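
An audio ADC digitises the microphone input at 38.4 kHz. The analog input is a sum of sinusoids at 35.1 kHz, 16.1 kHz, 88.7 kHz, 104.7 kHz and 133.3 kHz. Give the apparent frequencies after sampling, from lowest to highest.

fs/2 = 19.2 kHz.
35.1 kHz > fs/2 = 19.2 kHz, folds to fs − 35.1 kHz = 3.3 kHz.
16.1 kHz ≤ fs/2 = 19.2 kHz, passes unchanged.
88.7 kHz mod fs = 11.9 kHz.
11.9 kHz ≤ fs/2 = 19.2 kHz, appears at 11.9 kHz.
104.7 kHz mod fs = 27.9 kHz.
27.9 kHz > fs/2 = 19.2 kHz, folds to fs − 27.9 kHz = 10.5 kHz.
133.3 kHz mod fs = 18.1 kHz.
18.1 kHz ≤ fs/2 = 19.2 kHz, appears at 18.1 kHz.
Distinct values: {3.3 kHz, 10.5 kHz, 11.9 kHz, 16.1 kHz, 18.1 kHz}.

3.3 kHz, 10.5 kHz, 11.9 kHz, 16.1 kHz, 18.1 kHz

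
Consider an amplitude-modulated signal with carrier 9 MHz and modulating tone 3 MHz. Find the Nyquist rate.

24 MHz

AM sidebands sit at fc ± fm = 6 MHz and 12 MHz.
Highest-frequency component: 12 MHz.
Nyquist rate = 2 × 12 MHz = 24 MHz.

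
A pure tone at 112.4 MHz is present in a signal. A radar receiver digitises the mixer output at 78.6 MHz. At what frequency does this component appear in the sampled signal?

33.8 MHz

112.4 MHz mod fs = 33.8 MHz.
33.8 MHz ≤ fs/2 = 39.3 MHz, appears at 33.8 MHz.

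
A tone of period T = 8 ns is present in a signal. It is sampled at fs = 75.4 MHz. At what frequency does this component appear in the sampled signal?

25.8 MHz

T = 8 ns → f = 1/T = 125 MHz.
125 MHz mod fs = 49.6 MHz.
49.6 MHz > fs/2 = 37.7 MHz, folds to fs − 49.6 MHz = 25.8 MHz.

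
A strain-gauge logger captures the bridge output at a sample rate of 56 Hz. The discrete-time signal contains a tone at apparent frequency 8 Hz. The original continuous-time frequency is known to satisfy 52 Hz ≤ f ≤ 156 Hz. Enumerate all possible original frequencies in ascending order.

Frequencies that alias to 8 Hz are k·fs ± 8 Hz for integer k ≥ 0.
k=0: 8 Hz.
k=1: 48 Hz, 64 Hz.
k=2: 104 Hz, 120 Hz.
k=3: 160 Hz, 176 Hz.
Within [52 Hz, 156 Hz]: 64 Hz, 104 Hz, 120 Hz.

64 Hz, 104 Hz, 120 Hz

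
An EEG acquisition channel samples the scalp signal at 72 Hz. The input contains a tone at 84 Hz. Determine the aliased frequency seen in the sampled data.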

[What is being asked] Repeat every line of the listing, word for word.

[Solution]
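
An audio ADC digitises the microphone input at 38.4 kHz. The analog input is a sum of sinusoids at 35.1 kHz, 16.1 kHz, 88.7 kHz, 104.7 kHz and 133.3 kHz. Give the apparent frequencies after sampling, from lowest to highest.

fs/2 = 19.2 kHz.
35.1 kHz > fs/2 = 19.2 kHz, folds to fs − 35.1 kHz = 3.3 kHz.
16.1 kHz ≤ fs/2 = 19.2 kHz, passes unchanged.
88.7 kHz mod fs = 11.9 kHz.
11.9 kHz ≤ fs/2 = 19.2 kHz, appears at 11.9 kHz.
104.7 kHz mod fs = 27.9 kHz.
27.9 kHz > fs/2 = 19.2 kHz, folds to fs − 27.9 kHz = 10.5 kHz.
133.3 kHz mod fs = 18.1 kHz.
18.1 kHz ≤ fs/2 = 19.2 kHz, appears at 18.1 kHz.
Distinct values: {3.3 kHz, 10.5 kHz, 11.9 kHz, 16.1 kHz, 18.1 kHz}.

3.3 kHz, 10.5 kHz, 11.9 kHz, 16.1 kHz, 18.1 kHz

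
Consider an amplitude-modulated signal with carrier 9 MHz and modulating tone 3 MHz. Find the Nyquist rate.

24 MHz

AM sidebands sit at fc ± fm = 6 MHz and 12 MHz.
Highest-frequency component: 12 MHz.
Nyquist rate = 2 × 12 MHz = 24 MHz.

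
A pure tone at 112.4 MHz is present in a signal. A radar receiver digitises the mixer output at 78.6 MHz. At what frequency does this component appear in the sampled signal?

33.8 MHz

112.4 MHz mod fs = 33.8 MHz.
33.8 MHz ≤ fs/2 = 39.3 MHz, appears at 33.8 MHz.

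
A tone of period T = 8 ns is present in a signal. It is sampled at fs = 75.4 MHz. At what frequency does this component appear in the sampled signal?

25.8 MHz

T = 8 ns → f = 1/T = 125 MHz.
125 MHz mod fs = 49.6 MHz.
49.6 MHz > fs/2 = 37.7 MHz, folds to fs − 49.6 MHz = 25.8 MHz.

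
A strain-gauge logger captures the bridge output at a sample rate of 56 Hz. The discrete-time signal contains a tone at apparent frequency 8 Hz. The original continuous-time frequency is known to satisfy 52 Hz ≤ f ≤ 156 Hz. Enumerate all possible original frequencies in ascending order.

Frequencies that alias to 8 Hz are k·fs ± 8 Hz for integer k ≥ 0.
k=0: 8 Hz.
k=1: 48 Hz, 64 Hz.
k=2: 104 Hz, 120 Hz.
k=3: 160 Hz, 176 Hz.
Within [52 Hz, 156 Hz]: 64 Hz, 104 Hz, 120 Hz.

64 Hz, 104 Hz, 120 Hz

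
An EEG acquisition channel samples the scalp signal at 72 Hz. The input contains a tone at 84 Hz. Determine the aliased frequency seen in the sampled data.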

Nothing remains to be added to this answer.